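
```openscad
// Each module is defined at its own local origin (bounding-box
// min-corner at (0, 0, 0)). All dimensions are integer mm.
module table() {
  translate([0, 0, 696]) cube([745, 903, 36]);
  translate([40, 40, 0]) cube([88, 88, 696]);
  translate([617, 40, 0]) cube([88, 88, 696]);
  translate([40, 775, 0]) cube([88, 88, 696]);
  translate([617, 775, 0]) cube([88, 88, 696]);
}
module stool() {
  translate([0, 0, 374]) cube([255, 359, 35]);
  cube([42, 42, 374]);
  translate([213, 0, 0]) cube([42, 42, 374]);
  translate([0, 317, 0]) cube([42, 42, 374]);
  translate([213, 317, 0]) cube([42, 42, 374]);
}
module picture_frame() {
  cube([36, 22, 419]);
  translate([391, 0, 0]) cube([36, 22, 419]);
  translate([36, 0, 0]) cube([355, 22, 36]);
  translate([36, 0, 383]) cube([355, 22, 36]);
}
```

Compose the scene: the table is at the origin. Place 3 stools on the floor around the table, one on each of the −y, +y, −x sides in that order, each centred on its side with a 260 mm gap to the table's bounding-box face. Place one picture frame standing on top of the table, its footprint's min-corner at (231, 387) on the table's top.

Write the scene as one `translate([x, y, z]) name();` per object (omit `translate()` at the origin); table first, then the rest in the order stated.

table();
translate([245, -619, 0]) stool();
translate([245, 1163, 0]) stool();
translate([-515, 272, 0]) stool();
translate([231, 387, 732]) picture_frame();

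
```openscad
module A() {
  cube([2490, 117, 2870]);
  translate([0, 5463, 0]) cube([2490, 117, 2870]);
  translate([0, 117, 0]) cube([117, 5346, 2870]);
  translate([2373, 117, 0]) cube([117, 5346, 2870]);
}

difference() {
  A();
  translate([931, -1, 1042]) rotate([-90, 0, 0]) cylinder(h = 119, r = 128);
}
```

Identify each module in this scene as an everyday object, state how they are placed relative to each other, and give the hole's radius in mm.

The subtracted cylinder has r = 128 mm.

A is a house frame. The house frame has a circular hole through its front wall. The hole's radius is 128 mm.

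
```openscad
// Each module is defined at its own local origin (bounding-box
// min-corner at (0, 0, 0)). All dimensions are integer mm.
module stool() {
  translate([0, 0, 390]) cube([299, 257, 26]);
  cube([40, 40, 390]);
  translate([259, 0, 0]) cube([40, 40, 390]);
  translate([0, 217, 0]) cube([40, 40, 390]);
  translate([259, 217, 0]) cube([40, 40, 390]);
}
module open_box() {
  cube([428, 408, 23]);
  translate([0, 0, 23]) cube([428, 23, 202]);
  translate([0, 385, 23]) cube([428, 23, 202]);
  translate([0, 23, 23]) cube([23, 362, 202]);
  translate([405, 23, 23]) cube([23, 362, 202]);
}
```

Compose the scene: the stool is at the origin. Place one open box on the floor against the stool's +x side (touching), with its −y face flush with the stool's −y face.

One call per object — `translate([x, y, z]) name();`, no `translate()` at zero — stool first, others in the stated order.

stool();
translate([299, 0, 0]) open_box();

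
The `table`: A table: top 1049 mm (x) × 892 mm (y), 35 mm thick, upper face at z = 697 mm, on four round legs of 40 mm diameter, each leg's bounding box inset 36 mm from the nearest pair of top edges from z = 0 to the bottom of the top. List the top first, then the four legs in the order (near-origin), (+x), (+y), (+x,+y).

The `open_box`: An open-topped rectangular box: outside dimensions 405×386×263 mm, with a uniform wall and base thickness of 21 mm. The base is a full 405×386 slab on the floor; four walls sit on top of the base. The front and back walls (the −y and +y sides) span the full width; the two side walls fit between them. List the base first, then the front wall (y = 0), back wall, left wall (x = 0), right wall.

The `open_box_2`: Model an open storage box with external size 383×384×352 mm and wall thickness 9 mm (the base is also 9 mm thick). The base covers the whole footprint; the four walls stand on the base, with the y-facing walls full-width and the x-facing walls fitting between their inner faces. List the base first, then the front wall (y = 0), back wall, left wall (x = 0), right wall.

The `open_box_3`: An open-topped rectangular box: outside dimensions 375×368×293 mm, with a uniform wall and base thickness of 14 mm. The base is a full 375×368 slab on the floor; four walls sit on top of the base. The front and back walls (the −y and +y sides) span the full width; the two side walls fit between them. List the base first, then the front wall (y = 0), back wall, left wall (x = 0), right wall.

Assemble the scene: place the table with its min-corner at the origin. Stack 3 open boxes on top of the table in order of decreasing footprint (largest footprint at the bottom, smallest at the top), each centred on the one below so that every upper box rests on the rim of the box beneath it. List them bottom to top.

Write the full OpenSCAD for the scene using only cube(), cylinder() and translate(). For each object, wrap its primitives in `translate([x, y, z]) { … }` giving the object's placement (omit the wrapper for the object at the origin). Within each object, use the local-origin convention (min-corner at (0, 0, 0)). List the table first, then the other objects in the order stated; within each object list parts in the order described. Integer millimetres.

translate([0, 0, 662]) cube([1049, 892, 35]);
translate([56, 56, 0]) cylinder(h = 662, r = 20);
translate([993, 56, 0]) cylinder(h = 662, r = 20);
translate([56, 836, 0]) cylinder(h = 662, r = 20);
translate([993, 836, 0]) cylinder(h = 662, r = 20);
translate([322, 253, 697]) {
  cube([405, 386, 21]);
  translate([0, 0, 21]) cube([405, 21, 242]);
  translate([0, 365, 21]) cube([405, 21, 242]);
  translate([0, 21, 21]) cube([21, 344, 242]);
  translate([384, 21, 21]) cube([21, 344, 242]);
}
translate([333, 254, 960]) {
  cube([383, 384, 9]);
  translate([0, 0, 9]) cube([383, 9, 343]);
  translate([0, 375, 9]) cube([383, 9, 343]);
  translate([0, 9, 9]) cube([9, 366, 343]);
  translate([374, 9, 9]) cube([9, 366, 343]);
}
translate([337, 262, 1312]) {
  cube([375, 368, 14]);
  translate([0, 0, 14]) cube([375, 14, 279]);
  translate([0, 354, 14]) cube([375, 14, 279]);
  translate([0, 14, 14]) cube([14, 340, 279]);
  translate([361, 14, 14]) cube([14, 340, 279]);
}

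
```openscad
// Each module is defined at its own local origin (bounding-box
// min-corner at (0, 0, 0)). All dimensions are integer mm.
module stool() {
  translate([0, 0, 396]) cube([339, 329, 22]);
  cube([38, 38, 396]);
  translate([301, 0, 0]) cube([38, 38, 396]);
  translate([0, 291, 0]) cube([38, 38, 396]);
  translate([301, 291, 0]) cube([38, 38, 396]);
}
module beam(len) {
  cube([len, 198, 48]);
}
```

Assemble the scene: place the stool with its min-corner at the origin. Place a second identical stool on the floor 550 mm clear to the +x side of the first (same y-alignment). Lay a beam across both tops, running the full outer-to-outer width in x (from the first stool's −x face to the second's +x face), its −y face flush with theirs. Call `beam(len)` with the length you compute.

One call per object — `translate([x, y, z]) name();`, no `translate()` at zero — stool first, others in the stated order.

stool();
translate([889, 0, 0]) stool();
translate([0, 0, 418]) beam(1228);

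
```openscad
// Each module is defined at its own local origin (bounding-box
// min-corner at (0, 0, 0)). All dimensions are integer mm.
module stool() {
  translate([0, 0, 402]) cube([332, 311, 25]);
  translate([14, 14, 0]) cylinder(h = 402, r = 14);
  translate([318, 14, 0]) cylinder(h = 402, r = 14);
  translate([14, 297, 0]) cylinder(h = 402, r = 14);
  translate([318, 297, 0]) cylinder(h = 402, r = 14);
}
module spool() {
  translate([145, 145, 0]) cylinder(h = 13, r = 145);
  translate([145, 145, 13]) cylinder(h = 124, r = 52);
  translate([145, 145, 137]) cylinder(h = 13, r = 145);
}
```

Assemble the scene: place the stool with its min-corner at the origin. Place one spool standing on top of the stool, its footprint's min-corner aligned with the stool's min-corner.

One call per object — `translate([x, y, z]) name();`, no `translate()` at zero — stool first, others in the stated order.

stool();
translate([0, 0, 427]) spool();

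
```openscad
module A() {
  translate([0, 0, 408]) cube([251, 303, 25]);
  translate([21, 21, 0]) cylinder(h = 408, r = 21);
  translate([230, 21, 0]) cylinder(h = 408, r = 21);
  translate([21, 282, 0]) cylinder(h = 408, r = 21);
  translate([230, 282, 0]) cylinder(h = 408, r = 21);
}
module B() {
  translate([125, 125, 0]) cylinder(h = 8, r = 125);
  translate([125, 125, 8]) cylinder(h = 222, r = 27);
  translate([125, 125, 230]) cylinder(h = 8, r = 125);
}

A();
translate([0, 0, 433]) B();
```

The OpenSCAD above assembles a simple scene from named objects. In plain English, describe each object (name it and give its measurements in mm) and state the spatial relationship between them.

A is a four-legged stool. The seat is a 251×303×25 mm slab whose top surface is at z = 433 mm; four round legs, each 42 mm in diameter, run from the floor (z = 0) to the underside of the seat, each leg's axis is inset half a diameter from the nearest pair of seat edges (so the leg's bounding box is flush with the corner).

B is a spool: two coaxial disc flanges of radius 125 mm and thickness 8 mm, joined by a core cylinder of radius 27 mm and height 222 mm. The lower flange rests on z = 0 and the three cylinders share a vertical axis.

The spool is on top of the stool.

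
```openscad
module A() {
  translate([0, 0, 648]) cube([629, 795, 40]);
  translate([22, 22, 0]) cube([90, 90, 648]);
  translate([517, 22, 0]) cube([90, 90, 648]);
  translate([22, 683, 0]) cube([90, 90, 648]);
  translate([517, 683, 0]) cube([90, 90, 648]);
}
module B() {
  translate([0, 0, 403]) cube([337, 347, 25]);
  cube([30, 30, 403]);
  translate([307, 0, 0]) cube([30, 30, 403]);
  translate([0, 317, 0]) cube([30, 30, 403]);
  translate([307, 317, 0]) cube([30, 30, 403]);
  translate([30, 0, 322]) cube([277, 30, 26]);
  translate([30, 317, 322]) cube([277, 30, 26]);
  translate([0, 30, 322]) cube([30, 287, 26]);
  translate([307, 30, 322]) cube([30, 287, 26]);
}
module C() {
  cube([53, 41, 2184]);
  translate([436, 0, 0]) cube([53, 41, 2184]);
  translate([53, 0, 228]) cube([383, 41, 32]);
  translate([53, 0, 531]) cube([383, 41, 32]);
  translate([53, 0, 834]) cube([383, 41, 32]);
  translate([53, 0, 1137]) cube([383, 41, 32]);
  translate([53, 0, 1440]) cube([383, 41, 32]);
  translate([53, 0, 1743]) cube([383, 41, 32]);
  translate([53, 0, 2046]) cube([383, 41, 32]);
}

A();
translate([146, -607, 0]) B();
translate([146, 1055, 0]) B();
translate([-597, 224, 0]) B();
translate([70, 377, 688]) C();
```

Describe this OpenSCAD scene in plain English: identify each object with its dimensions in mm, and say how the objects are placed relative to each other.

A is a table: top 629 mm (x) × 795 mm (y), 40 mm thick, upper face at z = 688 mm, on four 90×90 mm square legs, each inset 22 mm from the nearest pair of top edges, running from z = 0 to the bottom of the top.

B is a four-legged stool. The seat is a 337×347×25 mm slab whose top surface is at z = 428 mm; four square legs, each 30×30 mm in cross-section, run from the floor (z = 0) to the underside of the seat, each flush with a corner of the seat. Four stretchers, 30 mm wide and 26 mm tall, connect adjacent legs with their undersides at z = 322 mm, each running between the inner faces of the legs it joins and aligned with the legs' outer faces on the other axis.

C is a straight ladder. Two 53×41 mm vertical rails, 2184 mm tall, stand 489 mm apart (outside-to-outside) with their front faces coplanar on the −y side. 7 rungs, each 41 mm deep and 32 mm tall, span between the inner faces of the rails, front faces flush with the rails. The lowest rung's underside is at z = 228 mm and rungs are spaced 303 mm apart (underside to underside).

Three stools sit around the table at the −y, +y, −x sides. The ladder is on top of the table, centred.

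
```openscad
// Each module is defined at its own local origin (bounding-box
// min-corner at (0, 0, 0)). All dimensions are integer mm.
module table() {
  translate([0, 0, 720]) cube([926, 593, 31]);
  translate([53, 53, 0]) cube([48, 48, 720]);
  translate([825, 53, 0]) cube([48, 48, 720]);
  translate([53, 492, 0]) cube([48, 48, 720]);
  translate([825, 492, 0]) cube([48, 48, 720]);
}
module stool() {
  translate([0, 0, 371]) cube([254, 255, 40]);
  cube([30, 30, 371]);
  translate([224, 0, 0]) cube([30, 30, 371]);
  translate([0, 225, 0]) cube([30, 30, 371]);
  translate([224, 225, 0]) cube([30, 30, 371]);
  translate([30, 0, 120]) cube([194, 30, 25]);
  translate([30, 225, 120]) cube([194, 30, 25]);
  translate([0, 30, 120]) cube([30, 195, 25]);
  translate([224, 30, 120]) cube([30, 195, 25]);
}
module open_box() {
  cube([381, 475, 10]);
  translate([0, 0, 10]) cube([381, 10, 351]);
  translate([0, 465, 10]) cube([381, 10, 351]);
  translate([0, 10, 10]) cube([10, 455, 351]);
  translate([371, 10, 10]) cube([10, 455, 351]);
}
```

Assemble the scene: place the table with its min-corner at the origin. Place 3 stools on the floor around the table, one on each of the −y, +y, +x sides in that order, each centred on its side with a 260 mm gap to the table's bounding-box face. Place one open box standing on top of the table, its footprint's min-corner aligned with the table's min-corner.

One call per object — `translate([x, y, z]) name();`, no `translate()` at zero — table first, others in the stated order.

table();
translate([336, -515, 0]) stool();
translate([336, 853, 0]) stool();
translate([1186, 169, 0]) stool();
translate([0, 0, 751]) open_box();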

• • • • •

» **INSTRUCTIONS TO FOLLOW**
Copy out all lines from the records where the word "walls" appears.

» **TASK RESPONSE**
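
The `open_box`: An open-topped rectangular box: outside dimensions 405×386×263 mm, with a uniform wall and base thickness of 21 mm. The base is a full 405×386 slab on the floor; four walls sit on top of the base. The front and back walls (the −y and +y sides) span the full width; the two side walls fit between them. List the base first, then the front wall (y = 0), back wall, left wall (x = 0), right wall.
The `open_box_2`: Model an open storage box with external size 383×384×352 mm and wall thickness 9 mm (the base is also 9 mm thick). The base covers the whole footprint; the four walls stand on the base, with the y-facing walls full-width and the x-facing walls fitting between their inner faces. List the base first, then the front wall (y = 0), back wall, left wall (x = 0), right wall.
The `open_box_3`: An open-topped rectangular box: outside dimensions 375×368×293 mm, with a uniform wall and base thickness of 14 mm. The base is a full 375×368 slab on the floor; four walls sit on top of the base. The front and back walls (the −y and +y sides) span the full width; the two side walls fit between them. List the base first, then the front wall (y = 0), back wall, left wall (x = 0), right wall.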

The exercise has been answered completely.